§ **Task brief**
What is needed here is an exact repetition of the records below, beginning at the line that has "The feed to a packed-bed" and stopping after the line that has "A feed of 139.5".
+ + + + + + +
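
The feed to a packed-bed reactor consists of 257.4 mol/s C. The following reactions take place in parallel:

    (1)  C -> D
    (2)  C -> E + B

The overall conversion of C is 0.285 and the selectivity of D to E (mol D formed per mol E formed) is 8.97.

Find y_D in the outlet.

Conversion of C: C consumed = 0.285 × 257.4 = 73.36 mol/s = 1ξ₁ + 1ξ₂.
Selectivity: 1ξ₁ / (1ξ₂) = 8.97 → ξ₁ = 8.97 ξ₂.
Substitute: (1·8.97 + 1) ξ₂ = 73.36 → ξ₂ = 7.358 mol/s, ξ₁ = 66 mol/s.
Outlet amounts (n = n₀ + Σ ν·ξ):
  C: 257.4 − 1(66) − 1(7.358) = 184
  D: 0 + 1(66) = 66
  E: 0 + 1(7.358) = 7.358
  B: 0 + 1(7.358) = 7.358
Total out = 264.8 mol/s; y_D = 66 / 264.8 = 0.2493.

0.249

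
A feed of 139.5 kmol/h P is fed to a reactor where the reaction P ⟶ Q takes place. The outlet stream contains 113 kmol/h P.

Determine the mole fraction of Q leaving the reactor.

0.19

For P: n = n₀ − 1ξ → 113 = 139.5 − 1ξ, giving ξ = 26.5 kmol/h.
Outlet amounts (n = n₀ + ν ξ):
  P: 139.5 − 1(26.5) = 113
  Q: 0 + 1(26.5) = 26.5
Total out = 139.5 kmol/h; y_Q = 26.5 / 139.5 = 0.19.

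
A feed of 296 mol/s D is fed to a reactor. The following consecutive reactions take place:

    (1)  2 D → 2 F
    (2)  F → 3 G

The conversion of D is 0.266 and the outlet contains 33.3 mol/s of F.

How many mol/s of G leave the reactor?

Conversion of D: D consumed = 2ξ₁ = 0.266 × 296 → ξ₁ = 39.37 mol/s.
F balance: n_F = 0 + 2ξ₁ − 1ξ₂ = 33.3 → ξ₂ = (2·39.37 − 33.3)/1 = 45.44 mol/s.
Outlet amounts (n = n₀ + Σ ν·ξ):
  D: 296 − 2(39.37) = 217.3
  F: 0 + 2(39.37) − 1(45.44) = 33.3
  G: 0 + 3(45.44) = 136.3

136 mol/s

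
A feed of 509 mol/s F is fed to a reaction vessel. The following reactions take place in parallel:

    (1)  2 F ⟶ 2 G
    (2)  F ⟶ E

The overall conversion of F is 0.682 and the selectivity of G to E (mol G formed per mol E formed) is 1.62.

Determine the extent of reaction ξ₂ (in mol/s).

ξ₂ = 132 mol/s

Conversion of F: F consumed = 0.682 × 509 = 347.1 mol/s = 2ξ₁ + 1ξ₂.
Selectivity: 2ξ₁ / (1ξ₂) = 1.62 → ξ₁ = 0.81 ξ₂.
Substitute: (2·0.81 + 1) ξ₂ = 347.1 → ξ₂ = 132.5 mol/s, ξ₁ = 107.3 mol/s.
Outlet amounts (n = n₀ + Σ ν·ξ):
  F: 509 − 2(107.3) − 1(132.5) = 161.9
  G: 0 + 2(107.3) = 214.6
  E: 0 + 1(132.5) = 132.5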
+ + + + + + +
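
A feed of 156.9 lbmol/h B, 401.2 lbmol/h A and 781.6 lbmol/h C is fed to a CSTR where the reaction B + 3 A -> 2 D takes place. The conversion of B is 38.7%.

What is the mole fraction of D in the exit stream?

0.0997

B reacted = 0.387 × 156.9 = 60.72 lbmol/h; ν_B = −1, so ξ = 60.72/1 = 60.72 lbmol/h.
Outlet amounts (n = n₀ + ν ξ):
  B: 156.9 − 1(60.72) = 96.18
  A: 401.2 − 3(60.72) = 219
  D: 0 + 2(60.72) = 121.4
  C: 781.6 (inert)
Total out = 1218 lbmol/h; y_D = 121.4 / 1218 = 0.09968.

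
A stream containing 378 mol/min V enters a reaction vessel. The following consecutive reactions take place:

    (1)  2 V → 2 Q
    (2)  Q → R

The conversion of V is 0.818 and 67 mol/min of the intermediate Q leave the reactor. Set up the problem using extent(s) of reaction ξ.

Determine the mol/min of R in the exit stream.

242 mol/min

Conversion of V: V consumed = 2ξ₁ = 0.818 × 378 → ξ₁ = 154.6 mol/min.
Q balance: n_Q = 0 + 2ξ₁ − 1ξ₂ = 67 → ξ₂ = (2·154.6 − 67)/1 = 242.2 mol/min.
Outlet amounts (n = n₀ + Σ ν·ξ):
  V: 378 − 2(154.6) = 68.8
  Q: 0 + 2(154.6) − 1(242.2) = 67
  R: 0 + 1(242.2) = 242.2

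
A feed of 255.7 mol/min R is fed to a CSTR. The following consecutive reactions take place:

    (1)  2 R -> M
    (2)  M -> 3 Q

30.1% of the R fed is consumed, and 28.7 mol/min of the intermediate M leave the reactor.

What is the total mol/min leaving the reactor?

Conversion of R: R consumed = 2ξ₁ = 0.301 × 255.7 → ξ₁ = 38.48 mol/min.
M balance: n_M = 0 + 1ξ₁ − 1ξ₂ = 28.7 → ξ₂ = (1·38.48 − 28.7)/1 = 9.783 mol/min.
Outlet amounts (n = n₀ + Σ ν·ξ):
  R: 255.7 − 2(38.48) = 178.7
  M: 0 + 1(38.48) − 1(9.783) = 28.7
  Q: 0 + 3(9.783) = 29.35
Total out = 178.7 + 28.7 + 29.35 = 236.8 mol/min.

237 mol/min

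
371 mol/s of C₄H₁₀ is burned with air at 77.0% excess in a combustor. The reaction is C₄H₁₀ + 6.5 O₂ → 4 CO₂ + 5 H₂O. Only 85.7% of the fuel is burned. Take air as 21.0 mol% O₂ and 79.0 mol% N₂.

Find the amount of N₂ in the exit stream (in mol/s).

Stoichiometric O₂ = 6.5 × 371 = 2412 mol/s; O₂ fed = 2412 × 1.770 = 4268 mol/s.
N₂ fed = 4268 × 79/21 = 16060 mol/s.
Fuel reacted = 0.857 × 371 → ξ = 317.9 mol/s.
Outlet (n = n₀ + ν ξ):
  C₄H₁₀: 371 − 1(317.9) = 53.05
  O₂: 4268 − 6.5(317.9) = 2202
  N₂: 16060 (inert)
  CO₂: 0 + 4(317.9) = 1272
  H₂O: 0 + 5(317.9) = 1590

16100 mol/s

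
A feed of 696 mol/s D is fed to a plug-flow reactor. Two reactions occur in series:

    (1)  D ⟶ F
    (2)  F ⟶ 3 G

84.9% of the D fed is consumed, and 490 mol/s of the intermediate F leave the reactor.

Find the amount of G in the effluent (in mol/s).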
+ + + + + + +
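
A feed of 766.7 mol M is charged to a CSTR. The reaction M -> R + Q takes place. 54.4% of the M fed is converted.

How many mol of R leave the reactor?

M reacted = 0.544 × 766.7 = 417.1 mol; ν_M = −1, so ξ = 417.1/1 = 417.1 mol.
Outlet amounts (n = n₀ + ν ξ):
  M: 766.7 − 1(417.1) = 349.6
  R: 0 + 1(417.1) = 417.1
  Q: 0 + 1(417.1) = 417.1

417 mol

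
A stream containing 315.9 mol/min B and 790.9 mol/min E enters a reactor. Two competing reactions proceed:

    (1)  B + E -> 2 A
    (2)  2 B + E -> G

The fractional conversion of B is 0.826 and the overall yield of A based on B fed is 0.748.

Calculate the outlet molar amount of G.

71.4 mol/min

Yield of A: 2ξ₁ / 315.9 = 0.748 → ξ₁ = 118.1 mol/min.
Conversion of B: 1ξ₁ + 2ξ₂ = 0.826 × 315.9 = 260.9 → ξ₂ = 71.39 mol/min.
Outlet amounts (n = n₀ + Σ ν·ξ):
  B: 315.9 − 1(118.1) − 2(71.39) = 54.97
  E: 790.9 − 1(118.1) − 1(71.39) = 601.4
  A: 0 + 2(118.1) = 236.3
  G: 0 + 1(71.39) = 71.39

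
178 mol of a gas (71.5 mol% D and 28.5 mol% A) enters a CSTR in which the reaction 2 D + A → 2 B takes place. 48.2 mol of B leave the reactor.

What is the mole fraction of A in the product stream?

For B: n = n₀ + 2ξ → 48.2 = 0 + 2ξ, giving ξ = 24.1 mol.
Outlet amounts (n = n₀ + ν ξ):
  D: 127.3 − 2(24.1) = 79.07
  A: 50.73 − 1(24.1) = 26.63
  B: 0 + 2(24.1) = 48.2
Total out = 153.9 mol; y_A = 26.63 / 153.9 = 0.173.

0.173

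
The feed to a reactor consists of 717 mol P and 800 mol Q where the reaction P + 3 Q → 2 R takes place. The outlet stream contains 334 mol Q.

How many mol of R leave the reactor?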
+ + + + + + +
§ **Output for this exercise**
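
The feed to a packed-bed reactor consists of 257.4 mol/s C. The following reactions take place in parallel:

    (1)  C -> D
    (2)  C -> E + B

The overall conversion of C is 0.285 and the selectivity of D to E (mol D formed per mol E formed) is 8.97.

Find y_D in the outlet.

Conversion of C: C consumed = 0.285 × 257.4 = 73.36 mol/s = 1ξ₁ + 1ξ₂.
Selectivity: 1ξ₁ / (1ξ₂) = 8.97 → ξ₁ = 8.97 ξ₂.
Substitute: (1·8.97 + 1) ξ₂ = 73.36 → ξ₂ = 7.358 mol/s, ξ₁ = 66 mol/s.
Outlet amounts (n = n₀ + Σ ν·ξ):
  C: 257.4 − 1(66) − 1(7.358) = 184
  D: 0 + 1(66) = 66
  E: 0 + 1(7.358) = 7.358
  B: 0 + 1(7.358) = 7.358
Total out = 264.8 mol/s; y_D = 66 / 264.8 = 0.2493.

0.249

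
A feed of 139.5 kmol/h P is fed to a reactor where the reaction P ⟶ Q takes place. The outlet stream contains 113 kmol/h P.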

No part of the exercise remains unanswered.